*About this task*
Your answer must be the records, copied with no change.

*** Data for the task Section Begins ***

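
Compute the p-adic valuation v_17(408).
v_17(408) = 1

v_17(n) is the largest exponent k such that 17^k divides n. Factor out: 408 = 17^1 · 24. (Sign doesn't affect v_p.) So v_17(408) = 1.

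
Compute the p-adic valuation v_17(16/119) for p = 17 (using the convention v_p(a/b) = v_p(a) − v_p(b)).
v_17(16/119) = -1

Factor powers of 17 from the numerator and denominator of the reduced fraction: 16 = 17^0 · 16 and 119 = 17^1 · 7. Apply v_p(a/b) = v_p(a) − v_p(b): v_17(16/119) = 0 − 1 = -1.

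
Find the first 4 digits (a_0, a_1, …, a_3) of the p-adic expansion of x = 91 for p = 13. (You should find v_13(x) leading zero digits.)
(a_0, …, a_3) = (0, 7, 0, 0)

v_13(91) = 1, so a_0 = ... = a_0 = 0. Factor out: x = 13^1 · u with u = 7 a unit in ℤ_13. Expand u iteratively via a_{v+i} = u_i mod 13, u_{i+1} = (u_i − a_{v+i})/13:
  u_0 = 7;  a_1 = 7;  u_1 = (u_0 − 7)/13 = 0
  u_1 = 0;  a_2 = 0;  u_2 = (u_1 − 0)/13 = 0
  u_2 = 0;  a_3 = 0;  u_3 = (u_2 − 0)/13 = 0
Digits: (0, 7, 0, 0).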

*** Data for the task Section Ends ***

*Finished task*
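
Compute the p-adic valuation v_17(408).
v_17(408) = 1

v_17(n) is the largest exponent k such that 17^k divides n. Factor out: 408 = 17^1 · 24. (Sign doesn't affect v_p.) So v_17(408) = 1.

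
Compute the p-adic valuation v_17(16/119) for p = 17 (using the convention v_p(a/b) = v_p(a) − v_p(b)).
v_17(16/119) = -1

Factor powers of 17 from the numerator and denominator of the reduced fraction: 16 = 17^0 · 16 and 119 = 17^1 · 7. Apply v_p(a/b) = v_p(a) − v_p(b): v_17(16/119) = 0 − 1 = -1.

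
Find the first 4 digits (a_0, a_1, …, a_3) of the p-adic expansion of x = 91 for p = 13. (You should find v_13(x) leading zero digits.)
(a_0, …, a_3) = (0, 7, 0, 0)

v_13(91) = 1, so a_0 = ... = a_0 = 0. Factor out: x = 13^1 · u with u = 7 a unit in ℤ_13. Expand u iteratively via a_{v+i} = u_i mod 13, u_{i+1} = (u_i − a_{v+i})/13:
  u_0 = 7;  a_1 = 7;  u_1 = (u_0 − 7)/13 = 0
  u_1 = 0;  a_2 = 0;  u_2 = (u_1 − 0)/13 = 0
  u_2 = 0;  a_3 = 0;  u_3 = (u_2 − 0)/13 = 0
Digits: (0, 7, 0, 0).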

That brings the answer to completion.